* YOUR TASK
Repeat verbatim, and only, the lines of the data below, beginning at the line that contains "A cleanup commit" and stopping after the line that contains "let cur = ((-(-(-a))) - (b * b));".

* RECORDED INFORMATION
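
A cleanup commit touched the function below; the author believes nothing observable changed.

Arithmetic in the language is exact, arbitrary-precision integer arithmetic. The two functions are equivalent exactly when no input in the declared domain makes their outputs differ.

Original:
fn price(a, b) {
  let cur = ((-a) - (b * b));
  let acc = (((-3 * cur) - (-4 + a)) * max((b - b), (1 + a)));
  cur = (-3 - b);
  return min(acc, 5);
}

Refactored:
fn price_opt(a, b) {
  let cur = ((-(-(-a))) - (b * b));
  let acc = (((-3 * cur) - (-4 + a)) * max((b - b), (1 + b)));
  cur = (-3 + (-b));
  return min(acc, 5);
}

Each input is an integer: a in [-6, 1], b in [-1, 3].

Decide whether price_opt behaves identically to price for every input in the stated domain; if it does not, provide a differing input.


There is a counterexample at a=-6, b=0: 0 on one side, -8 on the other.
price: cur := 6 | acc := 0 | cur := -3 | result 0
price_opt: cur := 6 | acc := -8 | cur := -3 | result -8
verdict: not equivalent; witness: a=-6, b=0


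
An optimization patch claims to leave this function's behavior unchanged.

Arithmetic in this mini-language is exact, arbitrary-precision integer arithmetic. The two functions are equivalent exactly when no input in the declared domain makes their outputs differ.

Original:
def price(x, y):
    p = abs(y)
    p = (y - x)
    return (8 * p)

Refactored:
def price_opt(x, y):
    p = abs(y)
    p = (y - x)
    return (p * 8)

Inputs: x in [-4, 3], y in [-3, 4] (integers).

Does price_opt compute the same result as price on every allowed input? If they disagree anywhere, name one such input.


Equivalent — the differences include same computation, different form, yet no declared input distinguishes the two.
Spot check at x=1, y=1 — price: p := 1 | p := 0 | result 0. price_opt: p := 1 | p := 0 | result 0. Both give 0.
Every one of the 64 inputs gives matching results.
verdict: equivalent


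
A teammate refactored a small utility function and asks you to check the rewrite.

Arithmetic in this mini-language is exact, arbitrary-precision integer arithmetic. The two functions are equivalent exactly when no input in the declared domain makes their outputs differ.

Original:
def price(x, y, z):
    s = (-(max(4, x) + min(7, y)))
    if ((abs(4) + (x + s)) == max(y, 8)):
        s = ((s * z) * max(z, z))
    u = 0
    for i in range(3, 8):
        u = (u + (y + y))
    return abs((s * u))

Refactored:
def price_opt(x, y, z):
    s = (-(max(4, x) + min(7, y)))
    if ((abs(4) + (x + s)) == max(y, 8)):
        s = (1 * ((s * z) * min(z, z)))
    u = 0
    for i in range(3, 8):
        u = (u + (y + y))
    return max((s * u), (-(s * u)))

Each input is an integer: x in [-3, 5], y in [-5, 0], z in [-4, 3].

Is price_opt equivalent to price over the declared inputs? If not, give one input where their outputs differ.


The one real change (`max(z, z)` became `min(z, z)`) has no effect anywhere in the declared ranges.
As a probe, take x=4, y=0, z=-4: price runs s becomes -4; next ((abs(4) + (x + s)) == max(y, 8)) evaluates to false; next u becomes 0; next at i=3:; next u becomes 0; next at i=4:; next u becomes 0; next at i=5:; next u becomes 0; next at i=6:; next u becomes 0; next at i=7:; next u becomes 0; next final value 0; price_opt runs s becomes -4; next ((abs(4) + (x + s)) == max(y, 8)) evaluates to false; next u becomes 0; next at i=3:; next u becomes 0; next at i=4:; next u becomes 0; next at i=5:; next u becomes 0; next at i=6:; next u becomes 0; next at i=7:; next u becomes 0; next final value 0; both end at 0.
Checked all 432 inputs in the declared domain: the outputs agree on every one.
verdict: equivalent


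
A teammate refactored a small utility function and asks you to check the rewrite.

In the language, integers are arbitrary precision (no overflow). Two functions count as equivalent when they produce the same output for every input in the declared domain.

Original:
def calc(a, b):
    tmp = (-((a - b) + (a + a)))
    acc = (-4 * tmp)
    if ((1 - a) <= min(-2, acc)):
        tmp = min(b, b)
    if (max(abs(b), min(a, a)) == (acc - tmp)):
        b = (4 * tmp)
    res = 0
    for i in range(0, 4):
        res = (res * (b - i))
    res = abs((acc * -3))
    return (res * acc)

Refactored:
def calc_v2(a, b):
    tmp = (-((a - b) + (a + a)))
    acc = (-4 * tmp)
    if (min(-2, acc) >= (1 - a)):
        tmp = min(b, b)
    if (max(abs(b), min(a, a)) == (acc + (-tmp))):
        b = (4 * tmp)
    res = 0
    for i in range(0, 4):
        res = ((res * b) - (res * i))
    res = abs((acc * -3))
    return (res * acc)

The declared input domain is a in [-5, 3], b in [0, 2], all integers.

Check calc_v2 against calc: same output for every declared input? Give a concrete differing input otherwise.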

--

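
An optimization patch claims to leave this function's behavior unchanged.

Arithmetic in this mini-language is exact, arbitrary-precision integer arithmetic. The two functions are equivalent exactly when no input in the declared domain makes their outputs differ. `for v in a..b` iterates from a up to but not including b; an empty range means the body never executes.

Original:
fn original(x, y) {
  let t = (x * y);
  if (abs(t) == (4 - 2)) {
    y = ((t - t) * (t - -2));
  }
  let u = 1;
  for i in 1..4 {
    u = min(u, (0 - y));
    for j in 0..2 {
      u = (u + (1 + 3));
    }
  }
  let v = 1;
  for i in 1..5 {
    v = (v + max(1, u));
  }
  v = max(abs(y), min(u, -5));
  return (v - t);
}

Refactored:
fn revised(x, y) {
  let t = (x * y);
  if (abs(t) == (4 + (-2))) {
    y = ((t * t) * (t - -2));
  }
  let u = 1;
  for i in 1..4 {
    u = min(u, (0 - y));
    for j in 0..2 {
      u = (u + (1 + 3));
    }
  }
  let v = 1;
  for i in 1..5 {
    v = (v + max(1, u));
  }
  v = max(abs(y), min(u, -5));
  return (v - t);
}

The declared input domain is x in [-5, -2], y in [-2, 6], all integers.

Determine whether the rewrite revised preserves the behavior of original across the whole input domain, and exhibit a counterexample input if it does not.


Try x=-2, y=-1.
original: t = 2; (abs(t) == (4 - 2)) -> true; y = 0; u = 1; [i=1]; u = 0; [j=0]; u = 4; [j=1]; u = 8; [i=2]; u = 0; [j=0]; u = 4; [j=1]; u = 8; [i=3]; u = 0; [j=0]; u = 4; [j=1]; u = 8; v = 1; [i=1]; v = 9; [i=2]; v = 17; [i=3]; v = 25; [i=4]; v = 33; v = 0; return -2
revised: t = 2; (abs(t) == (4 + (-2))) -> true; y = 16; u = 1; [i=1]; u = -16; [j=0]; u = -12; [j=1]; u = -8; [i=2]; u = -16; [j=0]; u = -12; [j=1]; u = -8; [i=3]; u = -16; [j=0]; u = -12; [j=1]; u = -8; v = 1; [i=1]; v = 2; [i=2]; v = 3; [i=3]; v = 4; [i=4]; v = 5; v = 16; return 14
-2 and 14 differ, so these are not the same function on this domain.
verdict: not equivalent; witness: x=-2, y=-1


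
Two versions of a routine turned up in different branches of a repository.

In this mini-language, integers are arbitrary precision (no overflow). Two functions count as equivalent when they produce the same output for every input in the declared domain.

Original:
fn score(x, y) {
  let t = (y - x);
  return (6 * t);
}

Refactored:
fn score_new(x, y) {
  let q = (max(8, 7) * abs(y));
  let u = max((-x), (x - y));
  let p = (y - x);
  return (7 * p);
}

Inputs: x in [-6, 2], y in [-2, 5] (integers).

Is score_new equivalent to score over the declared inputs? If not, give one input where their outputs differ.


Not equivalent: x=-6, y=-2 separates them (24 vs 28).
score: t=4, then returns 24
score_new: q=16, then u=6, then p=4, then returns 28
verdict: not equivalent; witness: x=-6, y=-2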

* THE COMPLETED TASK
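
A cleanup commit touched the function below; the author believes nothing observable changed.

Arithmetic in the language is exact, arbitrary-precision integer arithmetic. The two functions are equivalent exactly when no input in the declared domain makes their outputs differ.

Original:
fn price(a, b) {
  let cur = ((-a) - (b * b));
  let acc = (((-3 * cur) - (-4 + a)) * max((b - b), (1 + a)));
  cur = (-3 - b);
  return min(acc, 5);
}

Refactored:
fn price_opt(a, b) {
  let cur = ((-(-(-a))) - (b * b));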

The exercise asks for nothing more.